• **AIM OF THE TASK**: Nothing is to be altered; the data must be repeated exactly.

• **RECORDS SUPPLIED**:
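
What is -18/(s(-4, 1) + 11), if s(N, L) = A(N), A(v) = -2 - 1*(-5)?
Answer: -9/7 ≈ -1.2857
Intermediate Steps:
A(v) = 3 (A(v) = -2 + 5 = 3)
s(N, L) = 3
-18/(s(-4, 1) + 11) = -18/(3 + 11) = -18/14 = -18*1/14 = -9/7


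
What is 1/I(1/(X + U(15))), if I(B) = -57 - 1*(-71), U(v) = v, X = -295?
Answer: 1/14 ≈ 0.071429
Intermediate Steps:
I(B) = 14 (I(B) = -57 + 71 = 14)
1/I(1/(X + U(15))) = 1/14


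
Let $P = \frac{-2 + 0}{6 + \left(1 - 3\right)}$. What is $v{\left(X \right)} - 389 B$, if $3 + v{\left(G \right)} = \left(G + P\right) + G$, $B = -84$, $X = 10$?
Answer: $\frac{65385}{2} \approx 32693.0$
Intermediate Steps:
$P = - \frac{1}{2}$ ($P = - \frac{2}{6 + \left(1 - 3\right)} = - \frac{2}{6 - 2} = - \frac{2}{4} = \left(-2\right) \frac{1}{4} = - \frac{1}{2} \approx -0.5$)
$v{\left(G \right)} = - \frac{7}{2} + 2 G$ ($v{\left(G \right)} = -3 + \left(\left(G - \frac{1}{2}\right) + G\right) = -3 + \left(\left(- \frac{1}{2} + G\right) + G\right) = -3 + \left(- \frac{1}{2} + 2 G\right) = - \frac{7}{2} + 2 G$)
$v{\left(X \right)} - 389 B = \left(- \frac{7}{2} + 2 \cdot 10\right) - -32676 = \left(- \frac{7}{2} + 20\right) + 32676 = \frac{33}{2} + 32676 = \frac{65385}{2}$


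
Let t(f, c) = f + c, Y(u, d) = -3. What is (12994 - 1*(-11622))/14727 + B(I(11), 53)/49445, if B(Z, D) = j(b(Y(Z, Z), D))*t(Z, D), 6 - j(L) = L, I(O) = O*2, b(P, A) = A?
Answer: 233045089/145635303 ≈ 1.6002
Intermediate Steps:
I(O) = 2*O
t(f, c) = c + f
j(L) = 6 - L
B(Z, D) = (6 - D)*(D + Z)
(12994 - 1*(-11622))/14727 + B(I(11), 53)/49445 = (12994 - 1*(-11622))/14727 - (-6 + 53)*(53 + 2*11)/49445 = (12994 + 11622)*(1/14727) - 1*47*(53 + 22)*(1/49445) = 24616*(1/14727) - 1*47*75*(1/49445) = 24616/14727 - 3525*1/49445 = 24616/14727 - 705/9889 = 233045089/145635303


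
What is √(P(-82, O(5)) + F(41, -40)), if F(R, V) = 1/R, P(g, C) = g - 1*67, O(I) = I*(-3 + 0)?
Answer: 2*I*√62607/41 ≈ 12.206*I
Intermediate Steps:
O(I) = -3*I (O(I) = I*(-3) = -3*I)
P(g, C) = -67 + g (P(g, C) = g - 67 = -67 + g)
√(P(-82, O(5)) + F(41, -40)) = √((-67 - 82) + 1/41) = √(-149 + 1/41) = √(-6108/41) = 2*I*√62607/41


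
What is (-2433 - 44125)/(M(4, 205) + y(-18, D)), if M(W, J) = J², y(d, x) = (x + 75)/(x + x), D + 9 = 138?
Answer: -2001994/1807109 ≈ -1.1078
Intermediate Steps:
D = 129 (D = -9 + 138 = 129)
y(d, x) = (75 + x)/(2*x) (y(d, x) = (75 + x)/((2*x)) = (75 + x)*(1/(2*x)) = (75 + x)/(2*x))
(-2433 - 44125)/(M(4, 205) + y(-18, D)) = (-2433 - 44125)/(205² + (½)*(75 + 129)/129) = -46558/(42025 + (½)*(1/129)*204) = -46558/(42025 + 34/43) = -46558/1807109/43 = -46558*43/1807109 = -2001994/1807109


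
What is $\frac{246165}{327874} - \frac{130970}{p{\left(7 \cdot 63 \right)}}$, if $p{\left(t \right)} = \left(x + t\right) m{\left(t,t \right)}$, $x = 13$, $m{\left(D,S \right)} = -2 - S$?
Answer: $\frac{46225427455}{32971337314} \approx 1.402$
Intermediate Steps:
$p{\left(t \right)} = \left(-2 - t\right) \left(13 + t\right)$ ($p{\left(t \right)} = \left(13 + t\right) \left(-2 - t\right) = \left(-2 - t\right) \left(13 + t\right)$)
$\frac{246165}{327874} - \frac{130970}{p{\left(7 \cdot 63 \right)}} = \frac{246165}{327874} - \frac{130970}{\left(-1\right) \left(2 + 7 \cdot 63\right) \left(13 + 7 \cdot 63\right)} = 246165 \cdot \frac{1}{327874} - \frac{130970}{\left(-1\right) \left(2 + 441\right) \left(13 + 441\right)} = \frac{246165}{327874} - \frac{130970}{\left(-1\right) 443 \cdot 454} = \frac{246165}{327874} - \frac{130970}{-201122} = \frac{246165}{327874} - - \frac{65485}{100561} = \frac{246165}{327874} + \frac{65485}{100561} = \frac{46225427455}{32971337314}$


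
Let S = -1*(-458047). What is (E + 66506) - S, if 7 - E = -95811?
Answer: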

• **RESPONSE FOR THIS EXERCISE**:
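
What is -18/(s(-4, 1) + 11), if s(N, L) = A(N), A(v) = -2 - 1*(-5)?
Answer: -9/7 ≈ -1.2857
Intermediate Steps:
A(v) = 3 (A(v) = -2 + 5 = 3)
s(N, L) = 3
-18/(s(-4, 1) + 11) = -18/(3 + 11) = -18/14 = -18*1/14 = -9/7


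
What is 1/I(1/(X + U(15))), if I(B) = -57 - 1*(-71), U(v) = v, X = -295?
Answer: 1/14 ≈ 0.071429
Intermediate Steps:
I(B) = 14 (I(B) = -57 + 71 = 14)
1/I(1/(X + U(15))) = 1/14


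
Let $P = \frac{-2 + 0}{6 + \left(1 - 3\right)}$. What is $v{\left(X \right)} - 389 B$, if $3 + v{\left(G \right)} = \left(G + P\right) + G$, $B = -84$, $X = 10$?
Answer: $\frac{65385}{2} \approx 32693.0$
Intermediate Steps:
$P = - \frac{1}{2}$ ($P = - \frac{2}{6 + \left(1 - 3\right)} = - \frac{2}{6 - 2} = - \frac{2}{4} = \left(-2\right) \frac{1}{4} = - \frac{1}{2} \approx -0.5$)
$v{\left(G \right)} = - \frac{7}{2} + 2 G$ ($v{\left(G \right)} = -3 + \left(\left(G - \frac{1}{2}\right) + G\right) = -3 + \left(\left(- \frac{1}{2} + G\right) + G\right) = -3 + \left(- \frac{1}{2} + 2 G\right) = - \frac{7}{2} + 2 G$)
$v{\left(X \right)} - 389 B = \left(- \frac{7}{2} + 2 \cdot 10\right) - -32676 = \left(- \frac{7}{2} + 20\right) + 32676 = \frac{33}{2} + 32676 = \frac{65385}{2}$


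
Let t(f, c) = f + c, Y(u, d) = -3. What is (12994 - 1*(-11622))/14727 + B(I(11), 53)/49445, if B(Z, D) = j(b(Y(Z, Z), D))*t(Z, D), 6 - j(L) = L, I(O) = O*2, b(P, A) = A?
Answer: 233045089/145635303 ≈ 1.6002
Intermediate Steps:
I(O) = 2*O
t(f, c) = c + f
j(L) = 6 - L
B(Z, D) = (6 - D)*(D + Z)
(12994 - 1*(-11622))/14727 + B(I(11), 53)/49445 = (12994 - 1*(-11622))/14727 - (-6 + 53)*(53 + 2*11)/49445 = (12994 + 11622)*(1/14727) - 1*47*(53 + 22)*(1/49445) = 24616*(1/14727) - 1*47*75*(1/49445) = 24616/14727 - 3525*1/49445 = 24616/14727 - 705/9889 = 233045089/145635303


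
What is √(P(-82, O(5)) + F(41, -40)), if F(R, V) = 1/R, P(g, C) = g - 1*67, O(I) = I*(-3 + 0)?
Answer: 2*I*√62607/41 ≈ 12.206*I
Intermediate Steps:
O(I) = -3*I (O(I) = I*(-3) = -3*I)
P(g, C) = -67 + g (P(g, C) = g - 67 = -67 + g)
√(P(-82, O(5)) + F(41, -40)) = √((-67 - 82) + 1/41) = √(-149 + 1/41) = √(-6108/41) = 2*I*√62607/41


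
What is (-2433 - 44125)/(M(4, 205) + y(-18, D)), if M(W, J) = J², y(d, x) = (x + 75)/(x + x), D + 9 = 138?
Answer: -2001994/1807109 ≈ -1.1078
Intermediate Steps:
D = 129 (D = -9 + 138 = 129)
y(d, x) = (75 + x)/(2*x) (y(d, x) = (75 + x)/((2*x)) = (75 + x)*(1/(2*x)) = (75 + x)/(2*x))
(-2433 - 44125)/(M(4, 205) + y(-18, D)) = (-2433 - 44125)/(205² + (½)*(75 + 129)/129) = -46558/(42025 + (½)*(1/129)*204) = -46558/(42025 + 34/43) = -46558/1807109/43 = -46558*43/1807109 = -2001994/1807109


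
What is $\frac{246165}{327874} - \frac{130970}{p{\left(7 \cdot 63 \right)}}$, if $p{\left(t \right)} = \left(x + t\right) m{\left(t,t \right)}$, $x = 13$, $m{\left(D,S \right)} = -2 - S$?
Answer: $\frac{46225427455}{32971337314} \approx 1.402$
Intermediate Steps:
$p{\left(t \right)} = \left(-2 - t\right) \left(13 + t\right)$ ($p{\left(t \right)} = \left(13 + t\right) \left(-2 - t\right) = \left(-2 - t\right) \left(13 + t\right)$)
$\frac{246165}{327874} - \frac{130970}{p{\left(7 \cdot 63 \right)}} = \frac{246165}{327874} - \frac{130970}{\left(-1\right) \left(2 + 7 \cdot 63\right) \left(13 + 7 \cdot 63\right)} = 246165 \cdot \frac{1}{327874} - \frac{130970}{\left(-1\right) \left(2 + 441\right) \left(13 + 441\right)} = \frac{246165}{327874} - \frac{130970}{\left(-1\right) 443 \cdot 454} = \frac{246165}{327874} - \frac{130970}{-201122} = \frac{246165}{327874} - - \frac{65485}{100561} = \frac{246165}{327874} + \frac{65485}{100561} = \frac{46225427455}{32971337314}$


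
Let S = -1*(-458047). What is (E + 66506) - S, if 7 - E = -95811?
Answer: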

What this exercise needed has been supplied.